▶ _Task requirements_
In the listing below, find the line with "Answer: 364" and the line with "Answer: -2067087/32247844 ≈ -0.064100". Repeat those two lines and all lines between them exactly.

-------- Given records

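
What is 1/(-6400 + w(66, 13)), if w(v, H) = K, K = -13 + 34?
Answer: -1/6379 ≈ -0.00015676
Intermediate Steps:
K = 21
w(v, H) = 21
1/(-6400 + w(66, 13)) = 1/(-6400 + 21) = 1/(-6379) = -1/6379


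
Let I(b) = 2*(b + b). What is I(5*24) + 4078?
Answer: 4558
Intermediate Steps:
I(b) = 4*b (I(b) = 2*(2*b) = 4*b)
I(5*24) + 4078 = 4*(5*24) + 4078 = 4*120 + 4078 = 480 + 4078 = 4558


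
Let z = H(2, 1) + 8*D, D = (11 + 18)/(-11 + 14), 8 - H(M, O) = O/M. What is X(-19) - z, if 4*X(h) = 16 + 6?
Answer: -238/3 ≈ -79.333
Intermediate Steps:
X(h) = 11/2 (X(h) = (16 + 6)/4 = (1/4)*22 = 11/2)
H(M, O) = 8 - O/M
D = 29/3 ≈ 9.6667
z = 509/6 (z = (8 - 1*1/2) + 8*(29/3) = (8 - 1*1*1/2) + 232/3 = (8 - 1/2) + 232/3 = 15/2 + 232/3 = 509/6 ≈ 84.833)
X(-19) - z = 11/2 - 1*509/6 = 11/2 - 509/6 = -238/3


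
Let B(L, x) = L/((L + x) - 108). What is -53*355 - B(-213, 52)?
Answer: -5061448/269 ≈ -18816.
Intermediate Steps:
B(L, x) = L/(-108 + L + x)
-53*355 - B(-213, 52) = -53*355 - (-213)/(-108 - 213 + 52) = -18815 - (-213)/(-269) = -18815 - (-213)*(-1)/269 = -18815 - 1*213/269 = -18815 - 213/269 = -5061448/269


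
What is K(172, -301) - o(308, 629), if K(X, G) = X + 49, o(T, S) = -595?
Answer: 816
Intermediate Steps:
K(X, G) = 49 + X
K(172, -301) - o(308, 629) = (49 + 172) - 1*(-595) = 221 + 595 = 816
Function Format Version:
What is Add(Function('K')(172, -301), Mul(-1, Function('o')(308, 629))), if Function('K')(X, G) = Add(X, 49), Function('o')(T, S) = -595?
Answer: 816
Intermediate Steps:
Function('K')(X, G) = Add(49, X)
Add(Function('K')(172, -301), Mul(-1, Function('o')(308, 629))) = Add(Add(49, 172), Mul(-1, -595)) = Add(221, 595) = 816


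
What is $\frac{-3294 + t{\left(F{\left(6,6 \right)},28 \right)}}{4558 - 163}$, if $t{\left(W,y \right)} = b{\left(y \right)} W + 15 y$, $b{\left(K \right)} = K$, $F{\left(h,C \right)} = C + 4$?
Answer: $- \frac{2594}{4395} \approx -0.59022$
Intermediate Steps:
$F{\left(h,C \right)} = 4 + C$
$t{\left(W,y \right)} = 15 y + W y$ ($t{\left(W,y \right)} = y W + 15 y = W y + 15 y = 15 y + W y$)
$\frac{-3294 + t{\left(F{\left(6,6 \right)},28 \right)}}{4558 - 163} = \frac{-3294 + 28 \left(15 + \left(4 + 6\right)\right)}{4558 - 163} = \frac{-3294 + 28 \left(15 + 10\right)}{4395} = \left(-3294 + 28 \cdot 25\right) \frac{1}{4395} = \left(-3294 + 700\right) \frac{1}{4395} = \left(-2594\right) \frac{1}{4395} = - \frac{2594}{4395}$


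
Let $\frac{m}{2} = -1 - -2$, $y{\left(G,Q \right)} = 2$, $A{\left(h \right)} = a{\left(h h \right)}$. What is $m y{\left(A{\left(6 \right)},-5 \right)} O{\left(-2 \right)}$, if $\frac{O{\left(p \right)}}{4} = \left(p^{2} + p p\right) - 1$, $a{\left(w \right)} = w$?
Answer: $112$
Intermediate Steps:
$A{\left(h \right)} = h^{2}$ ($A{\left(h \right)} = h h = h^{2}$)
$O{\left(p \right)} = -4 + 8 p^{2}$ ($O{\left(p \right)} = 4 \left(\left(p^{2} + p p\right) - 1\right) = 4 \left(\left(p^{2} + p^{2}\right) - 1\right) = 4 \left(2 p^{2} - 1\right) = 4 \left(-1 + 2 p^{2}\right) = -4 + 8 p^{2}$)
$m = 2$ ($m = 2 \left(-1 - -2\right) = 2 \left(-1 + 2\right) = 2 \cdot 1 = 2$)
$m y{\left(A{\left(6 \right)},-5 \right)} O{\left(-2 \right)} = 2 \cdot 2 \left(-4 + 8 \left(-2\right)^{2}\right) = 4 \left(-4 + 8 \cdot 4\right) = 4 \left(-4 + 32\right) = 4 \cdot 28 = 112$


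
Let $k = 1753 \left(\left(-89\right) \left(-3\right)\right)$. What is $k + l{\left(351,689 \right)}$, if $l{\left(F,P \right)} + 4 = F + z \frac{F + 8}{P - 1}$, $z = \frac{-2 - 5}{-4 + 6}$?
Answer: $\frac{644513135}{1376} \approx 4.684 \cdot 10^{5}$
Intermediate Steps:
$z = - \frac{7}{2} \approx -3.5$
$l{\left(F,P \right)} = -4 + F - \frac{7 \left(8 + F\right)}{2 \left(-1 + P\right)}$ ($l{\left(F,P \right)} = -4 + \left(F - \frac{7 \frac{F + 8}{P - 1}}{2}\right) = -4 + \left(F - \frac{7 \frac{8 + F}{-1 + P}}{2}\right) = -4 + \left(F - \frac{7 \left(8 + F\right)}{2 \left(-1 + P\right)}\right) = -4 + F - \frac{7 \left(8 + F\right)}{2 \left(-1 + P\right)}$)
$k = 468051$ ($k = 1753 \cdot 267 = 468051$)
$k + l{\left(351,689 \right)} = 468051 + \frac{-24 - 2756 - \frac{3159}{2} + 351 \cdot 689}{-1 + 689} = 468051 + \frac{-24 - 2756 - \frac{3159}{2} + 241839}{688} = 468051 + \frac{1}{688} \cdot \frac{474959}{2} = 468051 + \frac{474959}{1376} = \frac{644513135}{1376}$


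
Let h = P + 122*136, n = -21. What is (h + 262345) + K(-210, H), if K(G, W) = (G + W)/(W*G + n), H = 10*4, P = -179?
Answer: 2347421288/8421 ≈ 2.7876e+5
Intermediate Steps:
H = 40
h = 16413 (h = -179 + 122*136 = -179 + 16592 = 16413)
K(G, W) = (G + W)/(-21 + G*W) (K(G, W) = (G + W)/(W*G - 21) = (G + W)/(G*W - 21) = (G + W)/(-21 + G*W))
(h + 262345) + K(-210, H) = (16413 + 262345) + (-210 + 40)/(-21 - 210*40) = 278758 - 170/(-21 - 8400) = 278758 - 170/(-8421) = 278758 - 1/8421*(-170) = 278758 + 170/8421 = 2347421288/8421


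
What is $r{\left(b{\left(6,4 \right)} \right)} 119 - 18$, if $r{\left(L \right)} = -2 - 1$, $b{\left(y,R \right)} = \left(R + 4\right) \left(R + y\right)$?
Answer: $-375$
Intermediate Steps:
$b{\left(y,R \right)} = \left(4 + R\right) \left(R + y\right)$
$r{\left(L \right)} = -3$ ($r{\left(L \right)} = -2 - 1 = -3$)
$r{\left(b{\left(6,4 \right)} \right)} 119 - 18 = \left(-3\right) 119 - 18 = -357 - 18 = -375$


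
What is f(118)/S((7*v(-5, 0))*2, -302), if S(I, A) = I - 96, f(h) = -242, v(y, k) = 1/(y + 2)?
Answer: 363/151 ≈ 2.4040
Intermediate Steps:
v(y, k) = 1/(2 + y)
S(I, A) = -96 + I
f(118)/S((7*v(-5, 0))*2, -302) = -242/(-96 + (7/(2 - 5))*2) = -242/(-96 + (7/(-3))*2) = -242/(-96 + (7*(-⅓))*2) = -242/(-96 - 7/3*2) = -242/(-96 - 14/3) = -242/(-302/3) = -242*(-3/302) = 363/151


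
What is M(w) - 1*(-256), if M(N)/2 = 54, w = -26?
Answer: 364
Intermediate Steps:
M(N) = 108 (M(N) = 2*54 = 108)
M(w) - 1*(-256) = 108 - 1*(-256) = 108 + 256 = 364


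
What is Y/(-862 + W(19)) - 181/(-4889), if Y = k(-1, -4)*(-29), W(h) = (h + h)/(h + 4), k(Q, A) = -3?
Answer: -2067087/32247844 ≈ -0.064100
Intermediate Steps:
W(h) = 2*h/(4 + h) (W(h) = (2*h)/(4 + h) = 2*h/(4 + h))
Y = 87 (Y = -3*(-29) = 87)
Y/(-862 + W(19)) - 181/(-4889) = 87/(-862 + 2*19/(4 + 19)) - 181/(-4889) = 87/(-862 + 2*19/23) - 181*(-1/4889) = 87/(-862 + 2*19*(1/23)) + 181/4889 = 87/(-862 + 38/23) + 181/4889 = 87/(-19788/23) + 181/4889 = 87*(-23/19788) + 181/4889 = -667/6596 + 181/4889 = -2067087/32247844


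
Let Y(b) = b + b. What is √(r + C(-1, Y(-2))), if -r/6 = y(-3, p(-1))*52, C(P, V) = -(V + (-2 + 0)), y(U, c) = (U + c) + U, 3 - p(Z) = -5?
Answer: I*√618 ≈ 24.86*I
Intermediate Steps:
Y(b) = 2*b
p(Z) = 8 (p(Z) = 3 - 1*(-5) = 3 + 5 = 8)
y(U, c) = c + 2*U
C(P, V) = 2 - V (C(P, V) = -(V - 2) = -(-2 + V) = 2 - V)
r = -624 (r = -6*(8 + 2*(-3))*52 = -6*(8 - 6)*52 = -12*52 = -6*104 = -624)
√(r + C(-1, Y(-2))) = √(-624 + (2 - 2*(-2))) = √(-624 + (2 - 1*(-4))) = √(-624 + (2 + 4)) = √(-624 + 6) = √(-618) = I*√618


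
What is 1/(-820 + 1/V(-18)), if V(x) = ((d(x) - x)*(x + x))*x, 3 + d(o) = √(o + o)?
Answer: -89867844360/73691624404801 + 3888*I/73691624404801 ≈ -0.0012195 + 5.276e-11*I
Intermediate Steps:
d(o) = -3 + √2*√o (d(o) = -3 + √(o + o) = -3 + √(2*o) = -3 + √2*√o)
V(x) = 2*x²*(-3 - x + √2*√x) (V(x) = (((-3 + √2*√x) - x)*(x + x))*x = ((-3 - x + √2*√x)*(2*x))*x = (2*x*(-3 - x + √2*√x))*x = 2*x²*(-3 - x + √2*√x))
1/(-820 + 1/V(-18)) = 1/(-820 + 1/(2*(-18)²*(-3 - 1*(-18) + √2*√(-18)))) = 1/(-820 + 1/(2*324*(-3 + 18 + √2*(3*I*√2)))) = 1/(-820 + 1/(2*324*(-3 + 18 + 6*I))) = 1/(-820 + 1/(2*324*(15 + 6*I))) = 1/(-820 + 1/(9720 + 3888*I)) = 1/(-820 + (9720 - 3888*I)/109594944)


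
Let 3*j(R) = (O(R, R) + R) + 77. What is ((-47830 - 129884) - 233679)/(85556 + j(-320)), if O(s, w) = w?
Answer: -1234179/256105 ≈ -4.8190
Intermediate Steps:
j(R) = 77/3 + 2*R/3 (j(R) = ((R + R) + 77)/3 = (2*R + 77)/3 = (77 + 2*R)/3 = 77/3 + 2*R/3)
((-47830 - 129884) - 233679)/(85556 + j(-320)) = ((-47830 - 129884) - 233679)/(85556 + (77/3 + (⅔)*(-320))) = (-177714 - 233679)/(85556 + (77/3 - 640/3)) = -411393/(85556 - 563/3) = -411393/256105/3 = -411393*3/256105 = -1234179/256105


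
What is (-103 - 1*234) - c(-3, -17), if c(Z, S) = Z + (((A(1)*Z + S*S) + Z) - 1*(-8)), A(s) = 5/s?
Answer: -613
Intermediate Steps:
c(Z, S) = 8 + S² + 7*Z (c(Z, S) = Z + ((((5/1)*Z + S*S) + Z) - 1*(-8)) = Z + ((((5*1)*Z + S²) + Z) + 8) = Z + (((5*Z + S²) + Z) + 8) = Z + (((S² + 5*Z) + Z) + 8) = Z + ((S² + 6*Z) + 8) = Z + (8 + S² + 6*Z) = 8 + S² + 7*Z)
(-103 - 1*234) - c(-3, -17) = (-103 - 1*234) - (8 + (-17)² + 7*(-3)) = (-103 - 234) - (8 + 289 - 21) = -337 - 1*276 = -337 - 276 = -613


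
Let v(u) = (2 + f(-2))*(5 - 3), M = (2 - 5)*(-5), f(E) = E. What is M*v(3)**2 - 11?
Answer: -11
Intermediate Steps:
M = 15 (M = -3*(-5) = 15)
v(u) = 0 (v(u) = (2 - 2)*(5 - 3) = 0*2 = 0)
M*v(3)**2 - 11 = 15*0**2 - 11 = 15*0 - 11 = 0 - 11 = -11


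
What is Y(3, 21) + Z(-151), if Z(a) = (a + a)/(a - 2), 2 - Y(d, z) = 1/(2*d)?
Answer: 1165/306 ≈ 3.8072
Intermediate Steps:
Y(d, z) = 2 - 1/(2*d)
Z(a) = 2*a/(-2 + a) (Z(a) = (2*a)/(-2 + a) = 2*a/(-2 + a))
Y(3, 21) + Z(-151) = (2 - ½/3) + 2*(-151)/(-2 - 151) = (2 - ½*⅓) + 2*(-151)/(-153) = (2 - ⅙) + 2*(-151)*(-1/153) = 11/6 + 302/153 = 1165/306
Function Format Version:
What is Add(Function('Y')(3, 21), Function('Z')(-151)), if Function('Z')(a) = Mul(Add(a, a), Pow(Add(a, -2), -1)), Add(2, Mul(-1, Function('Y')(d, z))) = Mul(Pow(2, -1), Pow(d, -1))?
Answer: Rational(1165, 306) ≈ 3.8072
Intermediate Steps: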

----------------

▶ _Exercise response_
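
Answer: 364
Intermediate Steps:
M(N) = 108 (M(N) = 2*54 = 108)
M(w) - 1*(-256) = 108 - 1*(-256) = 108 + 256 = 364


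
What is Y/(-862 + W(19)) - 181/(-4889), if Y = k(-1, -4)*(-29), W(h) = (h + h)/(h + 4), k(Q, A) = -3?
Answer: -2067087/32247844 ≈ -0.064100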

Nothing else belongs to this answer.